=== Records for this task ===
=== Section Start ===

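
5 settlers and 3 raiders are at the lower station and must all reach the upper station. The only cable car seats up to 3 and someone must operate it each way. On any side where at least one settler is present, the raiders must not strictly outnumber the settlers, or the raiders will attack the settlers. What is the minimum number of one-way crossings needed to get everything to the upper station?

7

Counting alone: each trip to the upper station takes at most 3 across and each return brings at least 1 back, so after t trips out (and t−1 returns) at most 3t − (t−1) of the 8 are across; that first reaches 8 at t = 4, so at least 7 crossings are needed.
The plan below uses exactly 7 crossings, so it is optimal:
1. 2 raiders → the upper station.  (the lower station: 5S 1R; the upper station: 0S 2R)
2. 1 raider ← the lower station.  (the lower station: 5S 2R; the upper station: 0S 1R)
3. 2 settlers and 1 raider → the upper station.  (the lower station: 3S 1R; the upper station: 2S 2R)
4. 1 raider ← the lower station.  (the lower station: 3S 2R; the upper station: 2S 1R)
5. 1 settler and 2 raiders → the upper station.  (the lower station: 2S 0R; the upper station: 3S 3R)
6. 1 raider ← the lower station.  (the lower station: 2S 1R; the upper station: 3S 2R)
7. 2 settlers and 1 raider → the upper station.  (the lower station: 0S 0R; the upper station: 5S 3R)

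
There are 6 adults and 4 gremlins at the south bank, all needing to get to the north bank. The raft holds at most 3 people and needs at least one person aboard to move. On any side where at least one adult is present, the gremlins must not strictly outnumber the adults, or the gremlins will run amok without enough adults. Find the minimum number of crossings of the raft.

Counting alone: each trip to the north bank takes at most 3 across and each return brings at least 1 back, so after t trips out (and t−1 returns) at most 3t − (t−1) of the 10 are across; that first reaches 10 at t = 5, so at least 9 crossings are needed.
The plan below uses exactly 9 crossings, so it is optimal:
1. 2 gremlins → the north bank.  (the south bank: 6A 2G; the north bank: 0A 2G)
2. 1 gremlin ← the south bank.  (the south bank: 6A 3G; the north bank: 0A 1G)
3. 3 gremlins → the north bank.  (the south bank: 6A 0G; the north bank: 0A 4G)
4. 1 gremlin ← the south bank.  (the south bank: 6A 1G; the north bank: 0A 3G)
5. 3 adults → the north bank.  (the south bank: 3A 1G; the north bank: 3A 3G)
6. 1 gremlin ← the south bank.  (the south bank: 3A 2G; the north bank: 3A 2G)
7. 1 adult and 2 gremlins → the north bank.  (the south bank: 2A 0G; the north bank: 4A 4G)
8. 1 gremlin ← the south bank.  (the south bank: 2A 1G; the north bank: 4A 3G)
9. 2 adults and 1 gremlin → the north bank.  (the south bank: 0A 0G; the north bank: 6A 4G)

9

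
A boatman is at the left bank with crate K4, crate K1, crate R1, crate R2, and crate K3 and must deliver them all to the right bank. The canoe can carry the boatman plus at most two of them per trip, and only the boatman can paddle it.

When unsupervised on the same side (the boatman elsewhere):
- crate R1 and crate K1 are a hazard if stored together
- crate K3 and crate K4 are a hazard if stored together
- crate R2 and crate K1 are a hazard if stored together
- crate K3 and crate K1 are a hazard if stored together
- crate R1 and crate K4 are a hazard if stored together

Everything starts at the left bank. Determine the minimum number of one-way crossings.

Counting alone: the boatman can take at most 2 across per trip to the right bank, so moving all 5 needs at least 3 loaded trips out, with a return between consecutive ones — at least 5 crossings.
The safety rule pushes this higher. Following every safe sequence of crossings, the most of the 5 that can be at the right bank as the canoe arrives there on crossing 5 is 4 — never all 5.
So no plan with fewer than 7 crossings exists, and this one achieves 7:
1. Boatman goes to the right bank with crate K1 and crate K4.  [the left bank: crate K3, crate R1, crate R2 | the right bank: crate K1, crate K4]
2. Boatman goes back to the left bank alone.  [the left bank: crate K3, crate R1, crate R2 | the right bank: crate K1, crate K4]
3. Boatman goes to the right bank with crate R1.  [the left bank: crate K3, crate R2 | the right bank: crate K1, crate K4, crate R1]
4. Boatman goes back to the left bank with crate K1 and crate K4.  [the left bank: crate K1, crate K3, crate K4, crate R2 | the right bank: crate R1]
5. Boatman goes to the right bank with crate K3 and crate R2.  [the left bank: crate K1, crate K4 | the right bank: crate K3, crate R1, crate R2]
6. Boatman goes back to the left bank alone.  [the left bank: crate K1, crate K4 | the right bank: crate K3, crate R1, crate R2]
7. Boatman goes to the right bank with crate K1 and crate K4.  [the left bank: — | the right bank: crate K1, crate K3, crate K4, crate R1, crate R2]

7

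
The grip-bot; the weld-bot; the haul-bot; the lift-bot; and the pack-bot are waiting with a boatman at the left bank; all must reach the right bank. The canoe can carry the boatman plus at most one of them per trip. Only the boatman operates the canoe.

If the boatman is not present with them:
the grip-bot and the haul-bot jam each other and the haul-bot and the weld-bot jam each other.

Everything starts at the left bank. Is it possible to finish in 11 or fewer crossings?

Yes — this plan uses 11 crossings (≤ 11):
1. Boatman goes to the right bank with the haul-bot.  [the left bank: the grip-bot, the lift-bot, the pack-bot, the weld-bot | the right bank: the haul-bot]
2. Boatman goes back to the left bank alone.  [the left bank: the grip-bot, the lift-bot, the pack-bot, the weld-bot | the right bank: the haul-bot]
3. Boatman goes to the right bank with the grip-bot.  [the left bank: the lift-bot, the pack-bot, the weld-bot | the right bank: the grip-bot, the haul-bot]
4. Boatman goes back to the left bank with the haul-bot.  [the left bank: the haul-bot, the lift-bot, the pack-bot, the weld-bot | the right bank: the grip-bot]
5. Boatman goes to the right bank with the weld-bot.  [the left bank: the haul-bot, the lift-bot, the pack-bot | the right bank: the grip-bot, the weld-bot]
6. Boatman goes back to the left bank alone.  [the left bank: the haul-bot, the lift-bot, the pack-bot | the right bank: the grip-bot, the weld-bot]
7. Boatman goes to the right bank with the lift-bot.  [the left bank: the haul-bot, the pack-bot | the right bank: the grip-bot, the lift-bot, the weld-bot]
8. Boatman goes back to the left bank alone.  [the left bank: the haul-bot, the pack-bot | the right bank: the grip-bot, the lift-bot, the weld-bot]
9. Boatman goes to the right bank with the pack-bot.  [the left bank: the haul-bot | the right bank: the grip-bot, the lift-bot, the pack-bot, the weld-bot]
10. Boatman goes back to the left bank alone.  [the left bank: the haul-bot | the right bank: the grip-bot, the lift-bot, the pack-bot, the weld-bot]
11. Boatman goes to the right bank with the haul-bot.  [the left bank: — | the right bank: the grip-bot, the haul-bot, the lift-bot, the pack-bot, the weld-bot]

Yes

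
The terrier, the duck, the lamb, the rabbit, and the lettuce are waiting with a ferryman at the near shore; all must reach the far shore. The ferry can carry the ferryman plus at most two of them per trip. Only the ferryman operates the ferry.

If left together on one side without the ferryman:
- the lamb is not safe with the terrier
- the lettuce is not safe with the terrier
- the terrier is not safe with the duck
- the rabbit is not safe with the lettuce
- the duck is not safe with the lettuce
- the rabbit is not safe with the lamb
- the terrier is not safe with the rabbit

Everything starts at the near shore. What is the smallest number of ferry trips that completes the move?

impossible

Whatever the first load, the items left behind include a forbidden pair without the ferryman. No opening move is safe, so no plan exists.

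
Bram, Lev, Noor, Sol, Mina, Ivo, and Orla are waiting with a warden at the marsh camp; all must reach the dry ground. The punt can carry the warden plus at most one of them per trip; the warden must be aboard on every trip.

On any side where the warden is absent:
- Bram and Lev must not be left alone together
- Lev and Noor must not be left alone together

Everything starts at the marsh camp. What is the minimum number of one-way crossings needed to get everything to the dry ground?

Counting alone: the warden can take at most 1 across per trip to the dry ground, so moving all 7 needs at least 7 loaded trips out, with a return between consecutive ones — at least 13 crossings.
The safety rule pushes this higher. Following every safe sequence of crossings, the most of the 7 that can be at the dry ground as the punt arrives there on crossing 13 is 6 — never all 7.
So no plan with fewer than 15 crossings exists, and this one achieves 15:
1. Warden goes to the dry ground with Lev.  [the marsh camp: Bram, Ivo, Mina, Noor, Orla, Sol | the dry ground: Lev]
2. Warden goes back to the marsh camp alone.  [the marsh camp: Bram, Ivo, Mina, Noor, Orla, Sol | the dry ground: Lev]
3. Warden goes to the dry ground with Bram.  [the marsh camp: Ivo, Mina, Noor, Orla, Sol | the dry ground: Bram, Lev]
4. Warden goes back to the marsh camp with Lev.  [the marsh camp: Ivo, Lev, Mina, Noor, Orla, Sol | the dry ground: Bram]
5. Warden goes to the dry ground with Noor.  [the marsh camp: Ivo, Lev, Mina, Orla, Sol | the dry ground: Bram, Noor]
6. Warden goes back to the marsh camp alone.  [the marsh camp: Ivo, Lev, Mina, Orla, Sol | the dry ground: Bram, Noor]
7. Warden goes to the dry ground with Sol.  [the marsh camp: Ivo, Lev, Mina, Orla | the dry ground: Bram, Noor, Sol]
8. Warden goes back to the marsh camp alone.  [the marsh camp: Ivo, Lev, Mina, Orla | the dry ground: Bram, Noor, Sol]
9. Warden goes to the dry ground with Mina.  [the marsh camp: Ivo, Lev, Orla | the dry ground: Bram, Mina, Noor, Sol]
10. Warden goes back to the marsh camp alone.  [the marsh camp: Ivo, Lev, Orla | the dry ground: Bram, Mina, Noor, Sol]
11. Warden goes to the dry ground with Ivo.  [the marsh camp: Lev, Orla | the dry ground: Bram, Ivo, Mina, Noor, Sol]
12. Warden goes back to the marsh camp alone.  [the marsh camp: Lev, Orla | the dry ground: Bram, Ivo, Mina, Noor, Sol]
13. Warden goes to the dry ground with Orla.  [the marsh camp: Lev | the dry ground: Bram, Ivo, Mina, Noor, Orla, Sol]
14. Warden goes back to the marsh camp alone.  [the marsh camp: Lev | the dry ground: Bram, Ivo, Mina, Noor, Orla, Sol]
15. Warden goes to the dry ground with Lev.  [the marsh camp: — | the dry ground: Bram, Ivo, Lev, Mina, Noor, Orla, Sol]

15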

=== Section End ===

=== Try it ===
The required answer is the run of lines above, starting at the line with "The grip-bot; the" and ending at the line with "If the boatman", reproduced exactly with both ends.

=== Your solution ===
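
The grip-bot; the weld-bot; the haul-bot; the lift-bot; and the pack-bot are waiting with a boatman at the left bank; all must reach the right bank. The canoe can carry the boatman plus at most one of them per trip. Only the boatman operates the canoe.

If the boatman is not present with them: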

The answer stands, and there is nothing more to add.